(Saved entries)

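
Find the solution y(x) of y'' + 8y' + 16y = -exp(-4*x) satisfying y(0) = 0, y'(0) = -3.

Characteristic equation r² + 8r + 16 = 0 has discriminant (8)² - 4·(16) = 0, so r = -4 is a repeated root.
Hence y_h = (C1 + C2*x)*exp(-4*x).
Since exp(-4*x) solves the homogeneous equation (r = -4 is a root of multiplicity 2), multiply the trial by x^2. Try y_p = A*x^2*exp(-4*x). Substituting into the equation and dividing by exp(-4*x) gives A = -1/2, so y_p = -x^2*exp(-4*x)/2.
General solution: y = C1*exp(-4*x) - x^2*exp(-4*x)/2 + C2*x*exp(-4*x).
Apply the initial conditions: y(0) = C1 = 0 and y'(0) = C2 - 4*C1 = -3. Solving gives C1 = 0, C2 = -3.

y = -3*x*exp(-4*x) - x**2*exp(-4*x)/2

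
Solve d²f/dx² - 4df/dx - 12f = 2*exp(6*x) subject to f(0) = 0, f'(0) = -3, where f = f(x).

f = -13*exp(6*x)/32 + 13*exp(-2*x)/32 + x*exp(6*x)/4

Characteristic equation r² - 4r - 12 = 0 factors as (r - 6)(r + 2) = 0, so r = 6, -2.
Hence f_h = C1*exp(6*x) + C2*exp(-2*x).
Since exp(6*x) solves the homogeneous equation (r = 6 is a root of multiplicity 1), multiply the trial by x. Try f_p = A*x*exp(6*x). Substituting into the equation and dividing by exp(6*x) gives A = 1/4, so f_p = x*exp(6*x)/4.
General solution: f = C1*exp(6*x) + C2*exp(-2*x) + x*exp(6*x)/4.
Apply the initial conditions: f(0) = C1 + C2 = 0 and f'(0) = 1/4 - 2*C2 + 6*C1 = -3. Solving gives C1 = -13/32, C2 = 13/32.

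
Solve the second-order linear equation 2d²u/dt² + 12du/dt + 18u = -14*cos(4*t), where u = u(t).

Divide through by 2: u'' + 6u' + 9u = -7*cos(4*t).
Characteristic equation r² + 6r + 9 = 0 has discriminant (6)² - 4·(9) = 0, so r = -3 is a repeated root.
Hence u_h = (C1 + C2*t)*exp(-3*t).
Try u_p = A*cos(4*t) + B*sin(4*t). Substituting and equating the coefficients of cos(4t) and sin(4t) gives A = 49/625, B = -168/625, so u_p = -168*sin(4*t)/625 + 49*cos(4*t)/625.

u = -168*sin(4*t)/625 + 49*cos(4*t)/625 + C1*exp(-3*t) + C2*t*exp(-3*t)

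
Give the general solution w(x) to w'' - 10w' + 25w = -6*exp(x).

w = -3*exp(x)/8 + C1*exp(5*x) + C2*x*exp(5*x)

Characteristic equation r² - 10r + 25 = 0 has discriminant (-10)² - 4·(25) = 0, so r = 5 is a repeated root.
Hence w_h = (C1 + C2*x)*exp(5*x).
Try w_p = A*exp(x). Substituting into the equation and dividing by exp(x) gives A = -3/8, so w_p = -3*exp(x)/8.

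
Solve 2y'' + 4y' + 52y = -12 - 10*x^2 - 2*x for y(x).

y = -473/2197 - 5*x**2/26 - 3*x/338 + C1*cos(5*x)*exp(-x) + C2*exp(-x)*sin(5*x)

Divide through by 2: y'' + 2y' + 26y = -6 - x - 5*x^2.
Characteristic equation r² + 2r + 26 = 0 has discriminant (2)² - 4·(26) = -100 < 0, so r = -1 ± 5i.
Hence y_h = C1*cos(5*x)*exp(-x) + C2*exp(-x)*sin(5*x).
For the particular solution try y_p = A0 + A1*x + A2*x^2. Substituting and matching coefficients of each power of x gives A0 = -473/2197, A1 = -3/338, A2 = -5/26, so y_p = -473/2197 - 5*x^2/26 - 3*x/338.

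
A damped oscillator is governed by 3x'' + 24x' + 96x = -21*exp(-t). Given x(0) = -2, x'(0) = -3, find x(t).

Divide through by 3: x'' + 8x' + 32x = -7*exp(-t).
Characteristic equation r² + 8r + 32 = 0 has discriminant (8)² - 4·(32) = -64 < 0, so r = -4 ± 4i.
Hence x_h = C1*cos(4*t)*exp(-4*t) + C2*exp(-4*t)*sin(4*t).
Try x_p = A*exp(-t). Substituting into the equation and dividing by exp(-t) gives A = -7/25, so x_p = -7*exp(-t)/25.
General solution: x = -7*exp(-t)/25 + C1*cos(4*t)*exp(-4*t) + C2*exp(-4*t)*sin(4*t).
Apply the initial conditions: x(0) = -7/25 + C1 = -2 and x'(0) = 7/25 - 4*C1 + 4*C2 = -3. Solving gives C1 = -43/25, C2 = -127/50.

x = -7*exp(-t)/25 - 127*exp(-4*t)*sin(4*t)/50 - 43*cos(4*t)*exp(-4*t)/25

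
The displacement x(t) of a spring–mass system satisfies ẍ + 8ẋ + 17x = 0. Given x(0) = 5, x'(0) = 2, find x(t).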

# Problem to solve:
All of the entries above need to be output again exactly.

# Task result:
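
Find the solution y(x) of y'' + 8y' + 16y = -exp(-4*x) satisfying y(0) = 0, y'(0) = -3.

Characteristic equation r² + 8r + 16 = 0 has discriminant (8)² - 4·(16) = 0, so r = -4 is a repeated root.
Hence y_h = (C1 + C2*x)*exp(-4*x).
Since exp(-4*x) solves the homogeneous equation (r = -4 is a root of multiplicity 2), multiply the trial by x^2. Try y_p = A*x^2*exp(-4*x). Substituting into the equation and dividing by exp(-4*x) gives A = -1/2, so y_p = -x^2*exp(-4*x)/2.
General solution: y = C1*exp(-4*x) - x^2*exp(-4*x)/2 + C2*x*exp(-4*x).
Apply the initial conditions: y(0) = C1 = 0 and y'(0) = C2 - 4*C1 = -3. Solving gives C1 = 0, C2 = -3.

y = -3*x*exp(-4*x) - x**2*exp(-4*x)/2

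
Solve d²f/dx² - 4df/dx - 12f = 2*exp(6*x) subject to f(0) = 0, f'(0) = -3, where f = f(x).

f = -13*exp(6*x)/32 + 13*exp(-2*x)/32 + x*exp(6*x)/4

Characteristic equation r² - 4r - 12 = 0 factors as (r - 6)(r + 2) = 0, so r = 6, -2.
Hence f_h = C1*exp(6*x) + C2*exp(-2*x).
Since exp(6*x) solves the homogeneous equation (r = 6 is a root of multiplicity 1), multiply the trial by x. Try f_p = A*x*exp(6*x). Substituting into the equation and dividing by exp(6*x) gives A = 1/4, so f_p = x*exp(6*x)/4.
General solution: f = C1*exp(6*x) + C2*exp(-2*x) + x*exp(6*x)/4.
Apply the initial conditions: f(0) = C1 + C2 = 0 and f'(0) = 1/4 - 2*C2 + 6*C1 = -3. Solving gives C1 = -13/32, C2 = 13/32.

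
Solve the second-order linear equation 2d²u/dt² + 12du/dt + 18u = -14*cos(4*t), where u = u(t).

Divide through by 2: u'' + 6u' + 9u = -7*cos(4*t).
Characteristic equation r² + 6r + 9 = 0 has discriminant (6)² - 4·(9) = 0, so r = -3 is a repeated root.
Hence u_h = (C1 + C2*t)*exp(-3*t).
Try u_p = A*cos(4*t) + B*sin(4*t). Substituting and equating the coefficients of cos(4t) and sin(4t) gives A = 49/625, B = -168/625, so u_p = -168*sin(4*t)/625 + 49*cos(4*t)/625.

u = -168*sin(4*t)/625 + 49*cos(4*t)/625 + C1*exp(-3*t) + C2*t*exp(-3*t)

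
Give the general solution w(x) to w'' - 10w' + 25w = -6*exp(x).

w = -3*exp(x)/8 + C1*exp(5*x) + C2*x*exp(5*x)

Characteristic equation r² - 10r + 25 = 0 has discriminant (-10)² - 4·(25) = 0, so r = 5 is a repeated root.
Hence w_h = (C1 + C2*x)*exp(5*x).
Try w_p = A*exp(x). Substituting into the equation and dividing by exp(x) gives A = -3/8, so w_p = -3*exp(x)/8.

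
Solve 2y'' + 4y' + 52y = -12 - 10*x^2 - 2*x for y(x).

y = -473/2197 - 5*x**2/26 - 3*x/338 + C1*cos(5*x)*exp(-x) + C2*exp(-x)*sin(5*x)

Divide through by 2: y'' + 2y' + 26y = -6 - x - 5*x^2.
Characteristic equation r² + 2r + 26 = 0 has discriminant (2)² - 4·(26) = -100 < 0, so r = -1 ± 5i.
Hence y_h = C1*cos(5*x)*exp(-x) + C2*exp(-x)*sin(5*x).
For the particular solution try y_p = A0 + A1*x + A2*x^2. Substituting and matching coefficients of each power of x gives A0 = -473/2197, A1 = -3/338, A2 = -5/26, so y_p = -473/2197 - 5*x^2/26 - 3*x/338.

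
A damped oscillator is governed by 3x'' + 24x' + 96x = -21*exp(-t). Given x(0) = -2, x'(0) = -3, find x(t).

Divide through by 3: x'' + 8x' + 32x = -7*exp(-t).
Characteristic equation r² + 8r + 32 = 0 has discriminant (8)² - 4·(32) = -64 < 0, so r = -4 ± 4i.
Hence x_h = C1*cos(4*t)*exp(-4*t) + C2*exp(-4*t)*sin(4*t).
Try x_p = A*exp(-t). Substituting into the equation and dividing by exp(-t) gives A = -7/25, so x_p = -7*exp(-t)/25.
General solution: x = -7*exp(-t)/25 + C1*cos(4*t)*exp(-4*t) + C2*exp(-4*t)*sin(4*t).
Apply the initial conditions: x(0) = -7/25 + C1 = -2 and x'(0) = 7/25 - 4*C1 + 4*C2 = -3. Solving gives C1 = -43/25, C2 = -127/50.

x = -7*exp(-t)/25 - 127*exp(-4*t)*sin(4*t)/50 - 43*cos(4*t)*exp(-4*t)/25

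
The displacement x(t) of a spring–mass system satisfies ẍ + 8ẋ + 17x = 0. Given x(0) = 5, x'(0) = 2, find x(t).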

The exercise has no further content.